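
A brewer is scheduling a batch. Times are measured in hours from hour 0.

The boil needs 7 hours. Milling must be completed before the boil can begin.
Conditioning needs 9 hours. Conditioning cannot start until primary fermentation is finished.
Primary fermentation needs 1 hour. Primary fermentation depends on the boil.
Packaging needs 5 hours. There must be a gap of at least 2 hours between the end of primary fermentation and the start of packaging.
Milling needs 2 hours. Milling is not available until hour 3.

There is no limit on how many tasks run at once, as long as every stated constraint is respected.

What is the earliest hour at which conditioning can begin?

13

After its own release at hour 3, milling can start at hour 3 and finishes at hour 5.
The boil waits on milling (finishes hour 5), so it starts at hour 5 and finishes at 5 + 7 = hour 12.
After the boil (finishes hour 12), primary fermentation can start at hour 12 and finishes at hour 13.
Conditioning waits on primary fermentation (finishes hour 13), so the earliest it can start is hour 13.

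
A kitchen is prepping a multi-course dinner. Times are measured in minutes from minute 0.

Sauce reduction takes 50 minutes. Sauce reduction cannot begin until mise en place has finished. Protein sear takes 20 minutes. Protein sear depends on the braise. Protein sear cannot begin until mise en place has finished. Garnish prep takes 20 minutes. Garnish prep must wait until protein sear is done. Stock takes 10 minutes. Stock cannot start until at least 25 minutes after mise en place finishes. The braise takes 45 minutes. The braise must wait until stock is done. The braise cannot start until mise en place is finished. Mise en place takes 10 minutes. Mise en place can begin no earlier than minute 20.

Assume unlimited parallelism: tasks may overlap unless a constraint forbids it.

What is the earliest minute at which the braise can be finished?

Mise en place waits on its own release at minute 20, so it starts at minute 20 and finishes at 20 + 10 = minute 30.
After mise en place (finishes minute 30, plus 25-minute gap → minute 55), stock can start at minute 55 and finishes at minute 65.
The braise needs all of stock (finishes minute 65); mise en place (finishes minute 30). That puts its earliest start at minute 65; it finishes at 65 + 45 = minute 110.

110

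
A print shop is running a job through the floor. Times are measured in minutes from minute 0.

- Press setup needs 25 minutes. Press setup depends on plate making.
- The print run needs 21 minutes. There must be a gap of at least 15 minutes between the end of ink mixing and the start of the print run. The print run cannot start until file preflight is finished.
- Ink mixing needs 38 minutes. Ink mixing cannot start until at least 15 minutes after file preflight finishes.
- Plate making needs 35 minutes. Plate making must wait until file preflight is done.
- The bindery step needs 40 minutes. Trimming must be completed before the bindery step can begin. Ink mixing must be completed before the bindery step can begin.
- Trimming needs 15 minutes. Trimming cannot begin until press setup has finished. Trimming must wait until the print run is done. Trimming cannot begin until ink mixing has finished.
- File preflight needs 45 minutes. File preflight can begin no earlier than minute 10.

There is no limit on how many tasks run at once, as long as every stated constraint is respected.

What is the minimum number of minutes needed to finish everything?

199

File preflight waits on its own release at minute 10, so it starts at minute 10 and finishes at 10 + 45 = minute 55.
Ink mixing cannot begin until file preflight (finishes minute 55, plus 15-minute gap → minute 70). It runs from minute 70 to 70 + 38 = minute 108.
The print run has to wait for ink mixing (finishes minute 108, plus 15-minute gap → minute 123); file preflight (finishes minute 55). The latest of these is minute 123, so the print run runs minute 123 to 123 + 21 = minute 144.
Plate making cannot begin until file preflight (finishes minute 55). It runs from minute 55 to 55 + 35 = minute 90.
After plate making (finishes minute 90), press setup can start at minute 90 and finishes at minute 115.
For trimming: press setup (finishes minute 115); the print run (finishes minute 144); ink mixing (finishes minute 108). Taking the maximum gives a start of minute 144, and it finishes at 144 + 15 = minute 159.
The bindery step cannot start until trimming (finishes minute 159); ink mixing (finishes minute 108). The controlling bound is minute 159, so the bindery step finishes at 159 + 40 = minute 199.
All tasks are finished once the last one completes. Finish times: File preflight at 55, Plate making at 90, Ink mixing at 108, Press setup at 115, The print run at 144, Trimming at 159, The bindery step at 199. The latest is minute 199.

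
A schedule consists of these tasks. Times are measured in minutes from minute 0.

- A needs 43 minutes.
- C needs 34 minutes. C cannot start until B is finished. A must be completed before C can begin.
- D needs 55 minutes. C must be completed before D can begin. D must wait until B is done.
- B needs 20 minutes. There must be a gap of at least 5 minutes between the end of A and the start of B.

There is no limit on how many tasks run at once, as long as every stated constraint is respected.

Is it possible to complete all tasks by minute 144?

No

A can start immediately at minute 0; it finishes at minute 43.
After A (finishes minute 43, plus 5-minute gap → minute 48), B can start at minute 48 and finishes at minute 68.
C cannot start until B (finishes minute 68); A (finishes minute 43). The controlling bound is minute 68, so C finishes at 68 + 34 = minute 102.
D cannot start until C (finishes minute 102); B (finishes minute 68). The controlling bound is minute 102, so D finishes at 102 + 55 = minute 157.
The earliest everything can be done is minute 157, which is after the deadline of 144, so it is not possible.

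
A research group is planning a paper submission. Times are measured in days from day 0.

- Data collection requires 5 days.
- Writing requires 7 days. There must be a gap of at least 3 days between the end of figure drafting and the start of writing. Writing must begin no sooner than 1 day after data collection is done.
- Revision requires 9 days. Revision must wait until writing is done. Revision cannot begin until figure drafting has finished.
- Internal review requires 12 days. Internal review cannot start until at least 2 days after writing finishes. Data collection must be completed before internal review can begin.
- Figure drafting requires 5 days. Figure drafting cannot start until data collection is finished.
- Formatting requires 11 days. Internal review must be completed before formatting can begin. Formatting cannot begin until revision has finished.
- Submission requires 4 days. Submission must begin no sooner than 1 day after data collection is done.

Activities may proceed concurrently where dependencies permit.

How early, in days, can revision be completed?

29

Data collection can start immediately at day 0; it finishes at day 5.
After data collection (finishes day 5), figure drafting can start at day 5 and finishes at day 10.
Writing needs all of figure drafting (finishes day 10, plus 3-day gap → day 13); data collection (finishes day 5, plus 1-day gap → day 6). That puts its earliest start at day 13; it finishes at 13 + 7 = day 20.
For revision: writing (finishes day 20); figure drafting (finishes day 10). Taking the maximum gives a start of day 20, and it finishes at 20 + 9 = day 29.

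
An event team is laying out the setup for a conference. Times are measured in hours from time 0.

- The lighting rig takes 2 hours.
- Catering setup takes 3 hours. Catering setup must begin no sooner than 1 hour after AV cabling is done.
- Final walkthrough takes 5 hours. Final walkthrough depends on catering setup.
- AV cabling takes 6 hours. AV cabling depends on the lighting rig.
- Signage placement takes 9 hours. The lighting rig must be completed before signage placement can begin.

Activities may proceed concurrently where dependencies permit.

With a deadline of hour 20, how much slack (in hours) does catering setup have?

The lighting rig can start immediately at hour 0; it finishes at hour 2.
After the lighting rig (finishes hour 2), AV cabling can start at hour 2 and finishes at hour 8.
Catering setup waits on AV cabling (finishes hour 8, plus 1-hour gap → hour 9), so it starts at hour 9 and finishes at 9 + 3 = hour 12.

Working backward from the deadline:
Nothing follows final walkthrough; the deadline of hour 20 is its only limit. It must start by 20 − 5 = hour 15.
Catering setup feeds into final walkthrough (must start by hour 15); so catering setup must finish by hour 15 and therefore start by hour 12.
So catering setup can start as early as hour 9 and as late as hour 12, giving 12 − 9 = 3 hours of slack.

3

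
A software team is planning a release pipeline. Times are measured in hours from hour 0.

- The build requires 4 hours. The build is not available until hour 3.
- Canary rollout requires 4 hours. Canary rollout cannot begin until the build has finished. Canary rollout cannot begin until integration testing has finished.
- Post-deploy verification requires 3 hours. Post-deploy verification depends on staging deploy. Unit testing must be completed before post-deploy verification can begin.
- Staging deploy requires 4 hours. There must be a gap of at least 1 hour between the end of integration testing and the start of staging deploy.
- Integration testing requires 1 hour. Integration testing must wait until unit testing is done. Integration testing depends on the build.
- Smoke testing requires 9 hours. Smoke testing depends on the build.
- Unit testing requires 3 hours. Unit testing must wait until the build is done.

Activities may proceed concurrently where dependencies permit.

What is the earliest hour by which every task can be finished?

The build waits on its own release at hour 3, so it starts at hour 3 and finishes at 3 + 4 = hour 7.
After the build (finishes hour 7), smoke testing can start at hour 7 and finishes at hour 16.
After the build (finishes hour 7), unit testing can start at hour 7 and finishes at hour 10.
Integration testing needs all of unit testing (finishes hour 10); the build (finishes hour 7). That puts its earliest start at hour 10; it finishes at 10 + 1 = hour 11.
Canary rollout cannot start until the build (finishes hour 7); integration testing (finishes hour 11). The controlling bound is hour 11, so canary rollout finishes at 11 + 4 = hour 15.
After integration testing (finishes hour 11, plus 1-hour gap → hour 12), staging deploy can start at hour 12 and finishes at hour 16.
Post-deploy verification cannot start until staging deploy (finishes hour 16); unit testing (finishes hour 10). The controlling bound is hour 16, so post-deploy verification finishes at 16 + 3 = hour 19.
All tasks are finished once the last one completes. Finish times: The build at 7, Unit testing at 10, Integration testing at 11, Staging deploy at 16, Smoke testing at 16, Canary rollout at 15, Post-deploy verification at 19. The latest is hour 19.

19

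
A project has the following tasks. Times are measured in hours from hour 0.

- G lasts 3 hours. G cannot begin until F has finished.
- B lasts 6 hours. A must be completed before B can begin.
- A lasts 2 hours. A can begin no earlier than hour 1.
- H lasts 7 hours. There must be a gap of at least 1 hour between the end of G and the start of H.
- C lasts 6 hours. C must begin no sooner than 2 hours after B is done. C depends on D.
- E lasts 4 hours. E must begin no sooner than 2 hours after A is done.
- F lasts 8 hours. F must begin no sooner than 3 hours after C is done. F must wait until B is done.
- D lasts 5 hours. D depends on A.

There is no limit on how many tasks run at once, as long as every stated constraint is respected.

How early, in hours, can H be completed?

39

After its own release at hour 1, A can start at hour 1 and finishes at hour 3.
After A (finishes hour 3), D can start at hour 3 and finishes at hour 8.
After A (finishes hour 3), B can start at hour 3 and finishes at hour 9.
C has to wait for B (finishes hour 9, plus 2-hour gap → hour 11); D (finishes hour 8). The latest of these is hour 11, so C runs hour 11 to 11 + 6 = hour 17.
F needs all of C (finishes hour 17, plus 3-hour gap → hour 20); B (finishes hour 9). That puts its earliest start at hour 20; it finishes at 20 + 8 = hour 28.
After F (finishes hour 28), G can start at hour 28 and finishes at hour 31.
After G (finishes hour 31, plus 1-hour gap → hour 32), H can start at hour 32 and finishes at hour 39.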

Task requirements:
Return a copy of each line in the entries that carries the string "planning".

Task answer:
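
A research group is planning a paper submission. Times are measured in days from day 0.
A software team is planning a release pipeline. Times are measured in hours from hour 0.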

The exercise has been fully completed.